▶ _WHAT TO DO_
Out of the records below, copy all lines in which the word "certain" occurs.

[Opening RECORDS SUPPLIED section]

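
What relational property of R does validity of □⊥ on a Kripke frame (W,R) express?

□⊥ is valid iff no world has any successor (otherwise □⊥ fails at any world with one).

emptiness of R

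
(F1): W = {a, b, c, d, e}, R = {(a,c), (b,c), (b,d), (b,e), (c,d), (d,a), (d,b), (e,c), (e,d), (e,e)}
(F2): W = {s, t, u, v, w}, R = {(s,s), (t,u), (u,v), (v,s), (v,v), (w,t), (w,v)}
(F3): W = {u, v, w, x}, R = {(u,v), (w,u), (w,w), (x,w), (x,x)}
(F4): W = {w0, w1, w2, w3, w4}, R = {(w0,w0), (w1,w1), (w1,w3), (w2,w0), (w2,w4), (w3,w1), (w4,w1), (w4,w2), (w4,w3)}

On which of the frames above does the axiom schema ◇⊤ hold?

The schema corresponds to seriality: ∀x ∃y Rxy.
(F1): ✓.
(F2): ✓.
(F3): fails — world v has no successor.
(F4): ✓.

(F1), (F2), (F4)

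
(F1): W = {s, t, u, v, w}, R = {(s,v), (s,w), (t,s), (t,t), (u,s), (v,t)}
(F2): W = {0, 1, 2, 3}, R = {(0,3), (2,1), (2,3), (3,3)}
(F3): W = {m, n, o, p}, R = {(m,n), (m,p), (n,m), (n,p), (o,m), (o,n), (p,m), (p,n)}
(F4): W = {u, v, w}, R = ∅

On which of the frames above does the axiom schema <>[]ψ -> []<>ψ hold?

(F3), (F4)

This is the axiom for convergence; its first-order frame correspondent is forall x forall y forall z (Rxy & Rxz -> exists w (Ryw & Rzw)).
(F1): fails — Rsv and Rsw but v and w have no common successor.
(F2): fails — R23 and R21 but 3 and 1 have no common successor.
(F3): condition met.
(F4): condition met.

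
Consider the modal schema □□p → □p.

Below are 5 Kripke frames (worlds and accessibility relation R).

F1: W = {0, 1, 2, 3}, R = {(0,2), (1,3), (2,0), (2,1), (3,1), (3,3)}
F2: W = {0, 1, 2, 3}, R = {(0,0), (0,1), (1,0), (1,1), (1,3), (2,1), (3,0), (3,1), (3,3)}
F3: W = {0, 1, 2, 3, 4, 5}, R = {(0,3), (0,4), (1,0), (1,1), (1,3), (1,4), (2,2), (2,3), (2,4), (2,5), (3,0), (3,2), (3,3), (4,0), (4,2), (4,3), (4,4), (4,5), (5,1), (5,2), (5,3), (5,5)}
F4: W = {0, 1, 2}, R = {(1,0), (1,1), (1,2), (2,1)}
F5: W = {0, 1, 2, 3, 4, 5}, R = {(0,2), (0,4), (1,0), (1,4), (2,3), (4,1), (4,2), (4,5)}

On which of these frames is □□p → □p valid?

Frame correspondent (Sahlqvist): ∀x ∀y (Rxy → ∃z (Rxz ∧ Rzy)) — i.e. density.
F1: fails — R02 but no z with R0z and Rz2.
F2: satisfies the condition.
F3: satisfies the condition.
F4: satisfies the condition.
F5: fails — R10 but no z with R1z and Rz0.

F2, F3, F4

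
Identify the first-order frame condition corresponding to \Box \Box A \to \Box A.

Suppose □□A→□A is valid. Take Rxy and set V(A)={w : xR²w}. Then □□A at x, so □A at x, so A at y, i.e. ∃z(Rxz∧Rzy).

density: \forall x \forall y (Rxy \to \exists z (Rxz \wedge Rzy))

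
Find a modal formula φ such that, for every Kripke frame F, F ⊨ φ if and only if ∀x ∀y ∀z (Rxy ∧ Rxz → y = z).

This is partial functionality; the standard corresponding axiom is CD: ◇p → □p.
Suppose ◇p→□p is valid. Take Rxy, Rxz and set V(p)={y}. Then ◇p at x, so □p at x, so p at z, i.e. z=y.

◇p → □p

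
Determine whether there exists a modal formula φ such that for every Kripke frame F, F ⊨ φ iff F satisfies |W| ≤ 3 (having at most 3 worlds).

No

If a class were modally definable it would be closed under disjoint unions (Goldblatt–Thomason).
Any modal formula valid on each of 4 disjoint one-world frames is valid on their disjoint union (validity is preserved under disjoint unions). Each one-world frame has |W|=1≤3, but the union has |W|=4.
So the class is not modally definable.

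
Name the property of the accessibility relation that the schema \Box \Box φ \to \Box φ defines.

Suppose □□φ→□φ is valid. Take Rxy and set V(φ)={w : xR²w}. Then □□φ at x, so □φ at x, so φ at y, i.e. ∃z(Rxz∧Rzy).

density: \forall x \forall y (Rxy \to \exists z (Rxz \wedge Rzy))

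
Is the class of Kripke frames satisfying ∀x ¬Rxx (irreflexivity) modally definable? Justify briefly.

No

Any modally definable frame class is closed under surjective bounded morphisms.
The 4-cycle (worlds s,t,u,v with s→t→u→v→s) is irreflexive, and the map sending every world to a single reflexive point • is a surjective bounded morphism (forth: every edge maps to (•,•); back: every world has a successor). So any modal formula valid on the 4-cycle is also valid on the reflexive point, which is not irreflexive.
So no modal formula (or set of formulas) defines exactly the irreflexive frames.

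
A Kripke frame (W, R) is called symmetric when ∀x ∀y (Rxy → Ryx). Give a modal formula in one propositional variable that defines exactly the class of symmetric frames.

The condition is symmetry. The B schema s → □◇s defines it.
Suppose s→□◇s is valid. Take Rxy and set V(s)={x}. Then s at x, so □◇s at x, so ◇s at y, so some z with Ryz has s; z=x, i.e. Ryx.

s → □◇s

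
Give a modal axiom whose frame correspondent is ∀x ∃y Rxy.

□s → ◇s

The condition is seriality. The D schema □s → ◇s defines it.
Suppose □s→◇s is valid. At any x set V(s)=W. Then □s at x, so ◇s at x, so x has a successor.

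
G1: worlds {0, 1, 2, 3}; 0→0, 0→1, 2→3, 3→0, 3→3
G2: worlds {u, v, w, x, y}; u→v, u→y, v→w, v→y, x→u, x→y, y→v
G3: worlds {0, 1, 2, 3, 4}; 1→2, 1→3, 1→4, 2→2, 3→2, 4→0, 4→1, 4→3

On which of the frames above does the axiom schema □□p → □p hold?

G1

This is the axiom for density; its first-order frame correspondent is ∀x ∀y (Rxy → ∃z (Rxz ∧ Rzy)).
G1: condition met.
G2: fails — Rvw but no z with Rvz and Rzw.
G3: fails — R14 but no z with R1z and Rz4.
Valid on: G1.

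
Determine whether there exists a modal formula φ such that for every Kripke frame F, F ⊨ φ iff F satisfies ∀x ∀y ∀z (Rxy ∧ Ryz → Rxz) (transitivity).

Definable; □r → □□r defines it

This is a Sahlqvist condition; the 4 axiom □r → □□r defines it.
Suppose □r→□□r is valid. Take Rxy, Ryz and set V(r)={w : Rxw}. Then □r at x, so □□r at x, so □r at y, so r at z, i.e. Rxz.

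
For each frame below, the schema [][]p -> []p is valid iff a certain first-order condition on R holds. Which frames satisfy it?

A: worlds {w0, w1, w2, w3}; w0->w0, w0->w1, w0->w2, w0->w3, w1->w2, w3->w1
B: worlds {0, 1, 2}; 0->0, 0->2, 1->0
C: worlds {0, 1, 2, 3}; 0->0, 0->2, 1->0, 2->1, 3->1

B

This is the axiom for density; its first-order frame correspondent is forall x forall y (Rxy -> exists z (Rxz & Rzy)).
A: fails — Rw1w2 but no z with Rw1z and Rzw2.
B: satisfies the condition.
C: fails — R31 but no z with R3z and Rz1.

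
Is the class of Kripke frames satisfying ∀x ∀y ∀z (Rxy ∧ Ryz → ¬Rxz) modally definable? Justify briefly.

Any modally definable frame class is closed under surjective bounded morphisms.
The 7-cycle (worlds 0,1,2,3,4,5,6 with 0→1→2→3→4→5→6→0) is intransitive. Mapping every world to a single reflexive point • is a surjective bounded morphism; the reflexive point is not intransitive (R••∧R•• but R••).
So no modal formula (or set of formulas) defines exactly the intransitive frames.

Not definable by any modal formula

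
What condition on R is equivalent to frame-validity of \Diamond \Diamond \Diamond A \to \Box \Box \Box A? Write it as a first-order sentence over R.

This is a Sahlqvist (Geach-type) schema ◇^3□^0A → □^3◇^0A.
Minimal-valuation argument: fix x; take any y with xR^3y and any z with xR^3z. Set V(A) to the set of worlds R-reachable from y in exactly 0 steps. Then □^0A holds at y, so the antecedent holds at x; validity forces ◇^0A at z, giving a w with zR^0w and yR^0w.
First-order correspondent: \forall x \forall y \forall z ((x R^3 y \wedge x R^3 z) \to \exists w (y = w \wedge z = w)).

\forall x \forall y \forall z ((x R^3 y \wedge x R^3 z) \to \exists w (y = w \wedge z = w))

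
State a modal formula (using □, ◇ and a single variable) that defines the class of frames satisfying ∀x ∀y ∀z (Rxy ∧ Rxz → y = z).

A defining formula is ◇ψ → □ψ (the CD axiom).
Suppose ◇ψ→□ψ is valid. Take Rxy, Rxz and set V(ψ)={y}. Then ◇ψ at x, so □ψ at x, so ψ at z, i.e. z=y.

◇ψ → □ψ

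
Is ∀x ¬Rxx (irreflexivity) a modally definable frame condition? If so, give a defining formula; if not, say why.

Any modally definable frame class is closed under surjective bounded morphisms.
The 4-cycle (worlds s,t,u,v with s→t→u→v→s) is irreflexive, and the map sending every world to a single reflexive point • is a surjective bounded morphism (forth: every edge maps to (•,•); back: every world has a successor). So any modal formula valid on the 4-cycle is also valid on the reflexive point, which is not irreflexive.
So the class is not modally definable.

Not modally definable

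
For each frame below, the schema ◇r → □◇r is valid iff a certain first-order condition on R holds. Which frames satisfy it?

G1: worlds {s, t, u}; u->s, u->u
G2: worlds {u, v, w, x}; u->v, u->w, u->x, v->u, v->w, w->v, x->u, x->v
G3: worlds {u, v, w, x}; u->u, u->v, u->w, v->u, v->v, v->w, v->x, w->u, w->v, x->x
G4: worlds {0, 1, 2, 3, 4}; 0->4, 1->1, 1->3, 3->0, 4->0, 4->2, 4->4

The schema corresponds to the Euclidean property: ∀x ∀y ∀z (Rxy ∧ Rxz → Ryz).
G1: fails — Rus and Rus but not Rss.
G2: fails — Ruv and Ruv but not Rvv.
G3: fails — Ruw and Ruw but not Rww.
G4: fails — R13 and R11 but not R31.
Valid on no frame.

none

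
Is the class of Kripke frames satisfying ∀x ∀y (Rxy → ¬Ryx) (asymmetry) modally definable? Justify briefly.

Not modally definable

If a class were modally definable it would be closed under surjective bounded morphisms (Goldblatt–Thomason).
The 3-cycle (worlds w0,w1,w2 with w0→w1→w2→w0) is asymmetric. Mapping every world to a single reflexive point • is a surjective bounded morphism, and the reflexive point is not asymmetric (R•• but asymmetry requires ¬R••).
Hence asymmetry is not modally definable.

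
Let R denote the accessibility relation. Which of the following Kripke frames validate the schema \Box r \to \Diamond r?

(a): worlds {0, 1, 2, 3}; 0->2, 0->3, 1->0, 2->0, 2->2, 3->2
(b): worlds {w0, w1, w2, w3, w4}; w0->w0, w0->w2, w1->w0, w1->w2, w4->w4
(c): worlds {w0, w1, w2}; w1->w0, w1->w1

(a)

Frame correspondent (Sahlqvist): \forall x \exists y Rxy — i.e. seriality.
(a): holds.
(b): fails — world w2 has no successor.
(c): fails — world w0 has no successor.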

[Closing RECORDS SUPPLIED section]

▶ _SOLUTION TO THIS TASK_
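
For each frame below, the schema [][]p -> []p is valid iff a certain first-order condition on R holds. Which frames satisfy it?
For each frame below, the schema ◇r → □◇r is valid iff a certain first-order condition on R holds. Which frames satisfy it?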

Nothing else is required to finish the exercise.